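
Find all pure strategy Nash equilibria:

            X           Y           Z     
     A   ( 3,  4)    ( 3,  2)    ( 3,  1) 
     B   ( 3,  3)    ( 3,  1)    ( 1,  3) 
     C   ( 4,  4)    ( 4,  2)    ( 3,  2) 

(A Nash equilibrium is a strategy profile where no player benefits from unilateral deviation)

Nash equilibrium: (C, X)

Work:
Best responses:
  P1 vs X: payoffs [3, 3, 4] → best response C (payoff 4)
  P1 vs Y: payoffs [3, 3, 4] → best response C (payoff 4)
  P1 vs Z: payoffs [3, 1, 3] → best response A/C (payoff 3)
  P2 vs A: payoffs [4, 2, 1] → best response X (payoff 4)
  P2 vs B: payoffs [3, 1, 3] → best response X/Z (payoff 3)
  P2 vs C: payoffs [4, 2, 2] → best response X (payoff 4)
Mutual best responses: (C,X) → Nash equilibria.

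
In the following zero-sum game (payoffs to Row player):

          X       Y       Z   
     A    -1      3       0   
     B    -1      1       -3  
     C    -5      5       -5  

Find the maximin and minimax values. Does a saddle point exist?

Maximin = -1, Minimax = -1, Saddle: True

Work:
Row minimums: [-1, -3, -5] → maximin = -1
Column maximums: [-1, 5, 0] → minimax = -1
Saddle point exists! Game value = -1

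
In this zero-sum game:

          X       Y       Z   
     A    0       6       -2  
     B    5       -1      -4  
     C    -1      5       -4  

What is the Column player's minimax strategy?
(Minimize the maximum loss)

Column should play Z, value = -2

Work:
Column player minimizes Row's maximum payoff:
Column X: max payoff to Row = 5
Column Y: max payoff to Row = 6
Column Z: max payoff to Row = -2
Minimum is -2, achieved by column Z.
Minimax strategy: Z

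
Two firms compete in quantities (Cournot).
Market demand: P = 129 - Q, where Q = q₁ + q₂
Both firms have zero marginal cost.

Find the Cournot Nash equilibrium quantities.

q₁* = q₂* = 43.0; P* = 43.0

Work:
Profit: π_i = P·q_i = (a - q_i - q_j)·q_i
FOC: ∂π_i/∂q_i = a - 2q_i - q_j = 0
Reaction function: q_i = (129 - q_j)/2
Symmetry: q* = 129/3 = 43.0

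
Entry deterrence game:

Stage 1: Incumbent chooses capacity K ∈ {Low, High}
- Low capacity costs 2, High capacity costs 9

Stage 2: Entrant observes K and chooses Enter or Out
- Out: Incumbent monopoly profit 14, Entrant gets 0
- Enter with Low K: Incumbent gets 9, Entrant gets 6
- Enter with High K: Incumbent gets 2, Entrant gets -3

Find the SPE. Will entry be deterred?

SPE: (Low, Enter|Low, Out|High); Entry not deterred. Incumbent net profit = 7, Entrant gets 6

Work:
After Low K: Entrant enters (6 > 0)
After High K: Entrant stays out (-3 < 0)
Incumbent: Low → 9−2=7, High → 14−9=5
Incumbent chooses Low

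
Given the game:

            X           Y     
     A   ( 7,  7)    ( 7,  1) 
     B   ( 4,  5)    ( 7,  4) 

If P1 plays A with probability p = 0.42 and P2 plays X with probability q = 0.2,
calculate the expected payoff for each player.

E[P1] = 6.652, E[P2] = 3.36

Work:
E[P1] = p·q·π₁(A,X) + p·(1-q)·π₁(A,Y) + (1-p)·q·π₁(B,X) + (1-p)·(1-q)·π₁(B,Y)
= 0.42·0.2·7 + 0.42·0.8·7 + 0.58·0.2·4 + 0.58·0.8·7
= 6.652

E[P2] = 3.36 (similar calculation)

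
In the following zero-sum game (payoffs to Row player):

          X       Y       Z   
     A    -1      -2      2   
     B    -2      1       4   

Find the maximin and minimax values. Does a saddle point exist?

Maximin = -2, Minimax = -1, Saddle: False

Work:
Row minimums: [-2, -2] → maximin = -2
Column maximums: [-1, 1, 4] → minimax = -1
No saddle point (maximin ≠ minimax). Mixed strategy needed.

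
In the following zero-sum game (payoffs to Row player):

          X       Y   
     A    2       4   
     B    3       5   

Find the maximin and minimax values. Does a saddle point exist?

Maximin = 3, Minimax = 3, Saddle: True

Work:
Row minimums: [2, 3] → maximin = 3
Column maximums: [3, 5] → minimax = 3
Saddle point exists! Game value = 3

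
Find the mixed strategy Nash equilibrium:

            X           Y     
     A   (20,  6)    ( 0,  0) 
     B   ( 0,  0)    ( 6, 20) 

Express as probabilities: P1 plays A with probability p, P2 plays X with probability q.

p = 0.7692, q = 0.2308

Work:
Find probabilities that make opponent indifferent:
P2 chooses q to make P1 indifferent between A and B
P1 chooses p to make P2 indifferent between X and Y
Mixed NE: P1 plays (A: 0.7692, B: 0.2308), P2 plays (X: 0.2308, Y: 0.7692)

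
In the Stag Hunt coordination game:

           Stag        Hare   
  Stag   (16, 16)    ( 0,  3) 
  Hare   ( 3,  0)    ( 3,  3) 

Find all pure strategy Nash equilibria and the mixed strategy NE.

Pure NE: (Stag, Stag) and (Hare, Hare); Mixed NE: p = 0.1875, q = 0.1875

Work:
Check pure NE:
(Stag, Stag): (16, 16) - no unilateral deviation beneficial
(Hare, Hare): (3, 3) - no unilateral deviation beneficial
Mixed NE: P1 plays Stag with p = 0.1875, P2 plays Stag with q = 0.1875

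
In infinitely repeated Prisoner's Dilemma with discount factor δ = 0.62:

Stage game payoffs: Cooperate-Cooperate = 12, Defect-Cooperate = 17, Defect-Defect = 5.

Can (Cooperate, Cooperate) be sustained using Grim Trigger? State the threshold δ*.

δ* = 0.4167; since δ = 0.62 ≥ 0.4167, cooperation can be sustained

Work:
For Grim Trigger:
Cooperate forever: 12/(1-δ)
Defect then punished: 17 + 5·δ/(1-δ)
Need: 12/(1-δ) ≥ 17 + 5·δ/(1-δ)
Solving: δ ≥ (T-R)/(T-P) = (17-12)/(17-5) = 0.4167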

WHAT YOU HAVE TO DO: Find the word "firms" in the records and pull out each line that has it.

ANSWER TO THIS PROBLEM:
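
Two firms compete in quantities (Cournot).
Both firms have zero marginal cost.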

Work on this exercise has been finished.